■ **TASK OBJECTIVE**:
Of the lines listed below, return exactly those that run from the line containing "- Hyperparameter sweep" through the line containing "- Train/test split lasts 9 hours.", both included.

ENTRIES SHOWN: Begin

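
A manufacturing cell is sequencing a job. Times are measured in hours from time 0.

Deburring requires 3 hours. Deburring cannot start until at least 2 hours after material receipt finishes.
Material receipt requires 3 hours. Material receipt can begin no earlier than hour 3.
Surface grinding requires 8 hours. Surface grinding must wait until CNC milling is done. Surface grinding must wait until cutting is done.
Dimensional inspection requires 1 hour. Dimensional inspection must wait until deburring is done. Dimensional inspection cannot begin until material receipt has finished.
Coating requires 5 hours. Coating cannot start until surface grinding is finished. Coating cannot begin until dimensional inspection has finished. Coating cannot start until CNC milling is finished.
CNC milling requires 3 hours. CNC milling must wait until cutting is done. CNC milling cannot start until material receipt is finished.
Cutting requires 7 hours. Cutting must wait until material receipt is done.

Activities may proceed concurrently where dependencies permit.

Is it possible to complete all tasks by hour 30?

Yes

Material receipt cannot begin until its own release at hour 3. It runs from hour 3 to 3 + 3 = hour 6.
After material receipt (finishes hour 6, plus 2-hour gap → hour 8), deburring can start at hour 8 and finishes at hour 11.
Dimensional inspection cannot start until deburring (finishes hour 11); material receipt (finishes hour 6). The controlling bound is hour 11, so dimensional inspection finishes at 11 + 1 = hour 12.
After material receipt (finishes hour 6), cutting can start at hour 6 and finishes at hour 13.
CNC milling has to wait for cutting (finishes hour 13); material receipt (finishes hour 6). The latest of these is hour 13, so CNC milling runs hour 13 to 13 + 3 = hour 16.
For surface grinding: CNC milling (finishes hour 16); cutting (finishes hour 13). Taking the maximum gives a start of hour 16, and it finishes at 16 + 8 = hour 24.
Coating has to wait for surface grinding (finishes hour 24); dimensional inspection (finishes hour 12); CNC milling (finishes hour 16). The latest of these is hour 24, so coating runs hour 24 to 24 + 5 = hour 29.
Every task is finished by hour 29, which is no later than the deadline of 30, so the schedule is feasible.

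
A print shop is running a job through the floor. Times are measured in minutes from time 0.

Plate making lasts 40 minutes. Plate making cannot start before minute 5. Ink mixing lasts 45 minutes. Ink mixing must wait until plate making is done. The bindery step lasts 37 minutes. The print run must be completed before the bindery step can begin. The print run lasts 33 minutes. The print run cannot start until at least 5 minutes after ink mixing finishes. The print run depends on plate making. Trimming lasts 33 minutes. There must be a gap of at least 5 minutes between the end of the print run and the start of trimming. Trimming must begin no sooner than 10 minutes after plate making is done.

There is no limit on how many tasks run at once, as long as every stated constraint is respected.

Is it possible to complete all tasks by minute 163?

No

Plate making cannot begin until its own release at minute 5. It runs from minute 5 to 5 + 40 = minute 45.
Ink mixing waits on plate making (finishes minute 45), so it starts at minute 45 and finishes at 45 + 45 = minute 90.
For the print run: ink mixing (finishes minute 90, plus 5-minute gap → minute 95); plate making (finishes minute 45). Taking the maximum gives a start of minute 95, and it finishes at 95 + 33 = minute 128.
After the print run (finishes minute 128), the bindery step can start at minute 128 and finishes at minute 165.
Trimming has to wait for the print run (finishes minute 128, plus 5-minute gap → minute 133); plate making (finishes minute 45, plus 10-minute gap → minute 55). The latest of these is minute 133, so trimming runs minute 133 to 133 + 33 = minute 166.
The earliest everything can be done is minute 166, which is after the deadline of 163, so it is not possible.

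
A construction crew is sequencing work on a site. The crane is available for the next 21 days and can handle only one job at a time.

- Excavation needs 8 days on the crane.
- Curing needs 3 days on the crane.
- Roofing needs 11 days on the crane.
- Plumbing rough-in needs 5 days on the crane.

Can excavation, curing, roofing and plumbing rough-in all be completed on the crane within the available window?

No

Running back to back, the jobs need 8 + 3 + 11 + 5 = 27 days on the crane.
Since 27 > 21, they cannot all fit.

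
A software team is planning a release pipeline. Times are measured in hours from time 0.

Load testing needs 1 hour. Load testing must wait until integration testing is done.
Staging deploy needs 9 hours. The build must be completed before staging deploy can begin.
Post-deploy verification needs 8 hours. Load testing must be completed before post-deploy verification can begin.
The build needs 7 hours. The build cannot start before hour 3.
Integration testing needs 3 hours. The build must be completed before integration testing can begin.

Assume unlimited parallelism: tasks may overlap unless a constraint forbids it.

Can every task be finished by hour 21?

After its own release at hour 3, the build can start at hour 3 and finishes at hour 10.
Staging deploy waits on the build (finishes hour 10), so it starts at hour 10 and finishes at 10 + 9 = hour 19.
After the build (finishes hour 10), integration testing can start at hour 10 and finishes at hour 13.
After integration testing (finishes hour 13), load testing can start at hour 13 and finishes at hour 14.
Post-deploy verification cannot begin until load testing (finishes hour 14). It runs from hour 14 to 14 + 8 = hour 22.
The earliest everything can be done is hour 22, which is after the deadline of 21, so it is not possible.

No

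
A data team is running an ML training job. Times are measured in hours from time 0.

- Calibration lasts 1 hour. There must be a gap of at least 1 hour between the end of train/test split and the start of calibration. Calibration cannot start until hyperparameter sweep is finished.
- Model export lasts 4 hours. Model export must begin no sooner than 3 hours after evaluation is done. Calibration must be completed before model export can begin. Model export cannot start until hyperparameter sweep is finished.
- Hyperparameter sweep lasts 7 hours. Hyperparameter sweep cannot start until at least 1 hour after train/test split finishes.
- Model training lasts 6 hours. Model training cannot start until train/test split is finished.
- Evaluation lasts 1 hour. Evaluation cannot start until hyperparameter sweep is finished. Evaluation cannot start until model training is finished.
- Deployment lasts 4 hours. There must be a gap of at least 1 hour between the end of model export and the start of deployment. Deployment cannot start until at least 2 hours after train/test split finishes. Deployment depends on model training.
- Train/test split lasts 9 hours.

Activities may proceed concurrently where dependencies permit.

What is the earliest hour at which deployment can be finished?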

ENTRIES SHOWN: End

■ **TASK ANSWER**:
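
- Hyperparameter sweep lasts 7 hours. Hyperparameter sweep cannot start until at least 1 hour after train/test split finishes.
- Model training lasts 6 hours. Model training cannot start until train/test split is finished.
- Evaluation lasts 1 hour. Evaluation cannot start until hyperparameter sweep is finished. Evaluation cannot start until model training is finished.
- Deployment lasts 4 hours. There must be a gap of at least 1 hour between the end of model export and the start of deployment. Deployment cannot start until at least 2 hours after train/test split finishes. Deployment depends on model training.
- Train/test split lasts 9 hours.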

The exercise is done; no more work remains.